| PROMPT |
Search the data for the word "flags" and copy every line where it occurs.

[Saved data entries]
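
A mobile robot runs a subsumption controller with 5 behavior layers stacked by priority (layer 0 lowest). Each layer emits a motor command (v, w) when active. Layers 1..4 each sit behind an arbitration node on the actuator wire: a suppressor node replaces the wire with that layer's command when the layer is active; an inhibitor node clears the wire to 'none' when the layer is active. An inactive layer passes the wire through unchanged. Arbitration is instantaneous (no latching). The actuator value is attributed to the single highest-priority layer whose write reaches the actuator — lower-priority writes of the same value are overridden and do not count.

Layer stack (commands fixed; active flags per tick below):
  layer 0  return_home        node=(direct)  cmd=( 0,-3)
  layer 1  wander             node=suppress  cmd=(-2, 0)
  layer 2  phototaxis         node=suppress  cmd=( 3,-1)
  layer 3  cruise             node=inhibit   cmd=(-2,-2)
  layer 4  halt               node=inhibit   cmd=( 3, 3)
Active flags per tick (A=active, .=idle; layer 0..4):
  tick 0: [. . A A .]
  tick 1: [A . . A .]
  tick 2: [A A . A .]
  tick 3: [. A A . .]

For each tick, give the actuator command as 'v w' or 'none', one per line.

tick 0:
  layer 0 (return_home) idle — none
  layer 1 (wander) idle — unchanged: none
  layer 2 (phototaxis) active — suppresses: (3, -1)
  layer 3 (cruise) active — inhibits: none
  layer 4 (halt) idle — unchanged: none
  → actuator none
tick 1:
  layer 0 (return_home) active — direct: (0, -3)
  layer 1 (wander) idle — unchanged: (0, -3)
  layer 2 (phototaxis) idle — unchanged: (0, -3)
  layer 3 (cruise) active — inhibits: none
  layer 4 (halt) idle — unchanged: none
  → actuator none
tick 2:
  layer 0 (return_home) active — direct: (0, -3)
  layer 1 (wander) active — suppresses: (-2, 0)
  layer 2 (phototaxis) idle — unchanged: (-2, 0)
  layer 3 (cruise) active — inhibits: none
  layer 4 (halt) idle — unchanged: none
  → actuator none
tick 3:
  layer 0 (return_home) idle — none
  layer 1 (wander) active — suppresses: (-2, 0)
  layer 2 (phototaxis) active — suppresses: (3, -1)
  layer 3 (cruise) idle — unchanged: (3, -1)
  layer 4 (halt) idle — unchanged: (3, -1)
  → actuator (3, -1)

none
none
none
3 -1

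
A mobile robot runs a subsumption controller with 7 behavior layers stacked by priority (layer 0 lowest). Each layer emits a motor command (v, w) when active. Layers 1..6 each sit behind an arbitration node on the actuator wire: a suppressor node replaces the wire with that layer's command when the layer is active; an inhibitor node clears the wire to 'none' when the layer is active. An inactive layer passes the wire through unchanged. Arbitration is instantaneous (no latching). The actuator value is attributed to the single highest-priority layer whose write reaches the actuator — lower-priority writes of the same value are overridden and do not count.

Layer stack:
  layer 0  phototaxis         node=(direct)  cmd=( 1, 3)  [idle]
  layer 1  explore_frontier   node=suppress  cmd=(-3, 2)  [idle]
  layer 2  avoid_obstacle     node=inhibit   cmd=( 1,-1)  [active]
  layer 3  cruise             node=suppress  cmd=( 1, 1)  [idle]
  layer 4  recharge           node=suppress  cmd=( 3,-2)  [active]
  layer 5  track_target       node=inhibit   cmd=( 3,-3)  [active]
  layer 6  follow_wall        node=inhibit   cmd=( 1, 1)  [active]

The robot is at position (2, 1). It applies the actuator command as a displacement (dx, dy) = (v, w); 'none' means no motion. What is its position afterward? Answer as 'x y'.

[0] phototaxis off; wire := none
[1] explore_frontier off; pass none
[2] avoid_obstacle on (inhibit); wire := none
[3] cruise off; pass none
[4] recharge on (suppress); wire := (3, -2)
[5] track_target on (inhibit); wire := none
[6] follow_wall on (inhibit); wire := none
output none
position: (2, 1) + none = (2, 1)

2 1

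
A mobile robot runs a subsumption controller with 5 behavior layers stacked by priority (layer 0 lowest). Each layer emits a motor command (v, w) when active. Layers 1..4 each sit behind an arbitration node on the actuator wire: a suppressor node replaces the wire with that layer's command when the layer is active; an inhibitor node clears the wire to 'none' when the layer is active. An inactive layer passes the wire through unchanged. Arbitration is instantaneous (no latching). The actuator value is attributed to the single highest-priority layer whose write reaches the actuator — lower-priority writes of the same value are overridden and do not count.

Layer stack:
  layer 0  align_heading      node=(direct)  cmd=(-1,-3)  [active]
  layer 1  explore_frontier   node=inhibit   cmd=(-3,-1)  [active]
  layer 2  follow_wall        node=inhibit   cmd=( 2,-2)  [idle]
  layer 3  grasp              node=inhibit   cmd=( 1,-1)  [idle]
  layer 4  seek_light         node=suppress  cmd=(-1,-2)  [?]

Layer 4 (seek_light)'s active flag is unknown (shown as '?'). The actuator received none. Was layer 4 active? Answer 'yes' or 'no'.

If layer 4 is active=yes:
  actuator would be (-1, -2)
If layer 4 is active=no:
  actuator would be none
Observed none, so layer 4 was idle.

no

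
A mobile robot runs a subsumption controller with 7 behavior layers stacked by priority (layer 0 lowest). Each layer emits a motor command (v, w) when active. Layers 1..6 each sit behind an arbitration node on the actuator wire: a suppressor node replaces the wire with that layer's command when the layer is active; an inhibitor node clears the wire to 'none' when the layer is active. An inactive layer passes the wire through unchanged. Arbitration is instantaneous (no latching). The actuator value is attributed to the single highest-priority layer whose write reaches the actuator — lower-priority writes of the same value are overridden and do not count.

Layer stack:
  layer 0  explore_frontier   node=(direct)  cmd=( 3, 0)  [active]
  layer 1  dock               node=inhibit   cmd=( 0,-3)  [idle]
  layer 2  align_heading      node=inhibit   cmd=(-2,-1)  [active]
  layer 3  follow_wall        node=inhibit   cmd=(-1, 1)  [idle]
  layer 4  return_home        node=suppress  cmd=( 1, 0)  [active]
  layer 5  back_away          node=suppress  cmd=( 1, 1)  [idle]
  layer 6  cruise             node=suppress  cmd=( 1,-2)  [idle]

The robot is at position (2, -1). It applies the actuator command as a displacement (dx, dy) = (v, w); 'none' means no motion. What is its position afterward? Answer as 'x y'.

L0 explore_frontier: active, feeds wire = (3, 0)
L1 dock: idle → wire stays (3, 0)
L2 align_heading: active, inhibitor → wire = none
L3 follow_wall: idle → wire stays none
L4 return_home: active, suppressor → wire = (1, 0)
L5 back_away: idle → wire stays (1, 0)
L6 cruise: idle → wire stays (1, 0)
actuator = (1, 0)
position: (2, -1) + (1, 0) = (3, -1)

3 -1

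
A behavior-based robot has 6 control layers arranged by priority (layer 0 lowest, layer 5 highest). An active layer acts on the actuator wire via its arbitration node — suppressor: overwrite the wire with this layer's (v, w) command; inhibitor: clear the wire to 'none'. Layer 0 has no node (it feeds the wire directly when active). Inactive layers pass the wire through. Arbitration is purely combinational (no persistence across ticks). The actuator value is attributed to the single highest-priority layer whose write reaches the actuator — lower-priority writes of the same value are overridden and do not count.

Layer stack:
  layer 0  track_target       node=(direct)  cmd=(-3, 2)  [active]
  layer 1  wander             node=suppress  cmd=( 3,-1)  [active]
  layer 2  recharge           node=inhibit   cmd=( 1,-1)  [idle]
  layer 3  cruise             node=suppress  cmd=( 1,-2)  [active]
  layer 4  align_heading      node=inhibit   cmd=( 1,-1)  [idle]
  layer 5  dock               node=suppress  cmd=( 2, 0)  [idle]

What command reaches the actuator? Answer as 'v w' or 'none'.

layer 0 (track_target) active — direct: (-3, 2)
layer 1 (wander) active — suppresses: (3, -1)
layer 2 (recharge) idle — unchanged: (3, -1)
layer 3 (cruise) active — suppresses: (1, -2)
layer 4 (align_heading) idle — unchanged: (1, -2)
layer 5 (dock) idle — unchanged: (1, -2)
→ actuator (1, -2)

1 -2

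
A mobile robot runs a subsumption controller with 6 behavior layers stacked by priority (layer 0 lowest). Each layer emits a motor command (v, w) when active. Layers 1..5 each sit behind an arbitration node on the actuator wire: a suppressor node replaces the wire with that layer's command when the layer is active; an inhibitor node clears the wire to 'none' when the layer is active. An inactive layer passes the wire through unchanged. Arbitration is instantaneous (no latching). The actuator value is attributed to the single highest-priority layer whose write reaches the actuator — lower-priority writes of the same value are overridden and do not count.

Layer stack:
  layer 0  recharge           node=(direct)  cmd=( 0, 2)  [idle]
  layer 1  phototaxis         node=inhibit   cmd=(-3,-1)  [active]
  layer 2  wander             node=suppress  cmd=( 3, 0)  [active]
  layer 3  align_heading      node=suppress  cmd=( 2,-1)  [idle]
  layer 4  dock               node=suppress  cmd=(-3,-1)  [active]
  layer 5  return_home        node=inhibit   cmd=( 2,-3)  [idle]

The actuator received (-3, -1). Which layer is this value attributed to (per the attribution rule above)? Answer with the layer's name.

dock

layer 0 (recharge) idle — none
layer 1 (phototaxis) active — inhibits: none
layer 2 (wander) active — suppresses: (3, 0)
layer 3 (align_heading) idle — unchanged: (3, 0)
layer 4 (dock) active — suppresses: (-3, -1)
layer 5 (return_home) idle — unchanged: (-3, -1)
→ actuator (-3, -1)
last writer: layer 4 = dock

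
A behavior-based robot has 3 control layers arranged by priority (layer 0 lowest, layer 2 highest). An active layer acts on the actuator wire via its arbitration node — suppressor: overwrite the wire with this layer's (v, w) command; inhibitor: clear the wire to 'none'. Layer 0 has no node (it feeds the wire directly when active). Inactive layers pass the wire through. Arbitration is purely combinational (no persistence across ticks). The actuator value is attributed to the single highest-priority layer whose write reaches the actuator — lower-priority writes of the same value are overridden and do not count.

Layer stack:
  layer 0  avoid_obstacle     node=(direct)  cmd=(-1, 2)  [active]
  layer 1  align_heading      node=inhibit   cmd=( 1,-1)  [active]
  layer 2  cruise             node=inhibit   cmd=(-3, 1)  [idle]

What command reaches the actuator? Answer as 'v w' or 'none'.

none

layer 0 (avoid_obstacle) active — direct: (-1, 2)
layer 1 (align_heading) active — inhibits: none
layer 2 (cruise) idle — unchanged: none
→ actuator none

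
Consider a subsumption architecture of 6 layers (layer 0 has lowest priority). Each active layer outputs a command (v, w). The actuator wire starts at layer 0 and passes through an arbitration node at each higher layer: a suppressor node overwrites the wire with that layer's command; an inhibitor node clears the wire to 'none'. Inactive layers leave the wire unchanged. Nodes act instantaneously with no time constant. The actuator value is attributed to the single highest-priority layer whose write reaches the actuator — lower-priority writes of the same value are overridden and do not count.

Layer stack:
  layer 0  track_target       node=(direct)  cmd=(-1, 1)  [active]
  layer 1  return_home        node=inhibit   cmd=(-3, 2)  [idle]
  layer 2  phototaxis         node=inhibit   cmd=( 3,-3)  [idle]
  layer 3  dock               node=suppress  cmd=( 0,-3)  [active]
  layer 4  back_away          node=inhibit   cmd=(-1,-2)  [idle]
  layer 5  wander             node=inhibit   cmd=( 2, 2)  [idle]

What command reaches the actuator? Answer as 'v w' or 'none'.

L0 track_target: active, feeds wire = (-1, 1)
L1 return_home: idle → wire stays (-1, 1)
L2 phototaxis: idle → wire stays (-1, 1)
L3 dock: active, suppressor → wire = (0, -3)
L4 back_away: idle → wire stays (0, -3)
L5 wander: idle → wire stays (0, -3)
actuator = (0, -3)

0 -3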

| EXERCISE SOLUTION |
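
Layer stack (commands fixed; active flags per tick below):
Active flags per tick (A=active, .=idle; layer 0..4):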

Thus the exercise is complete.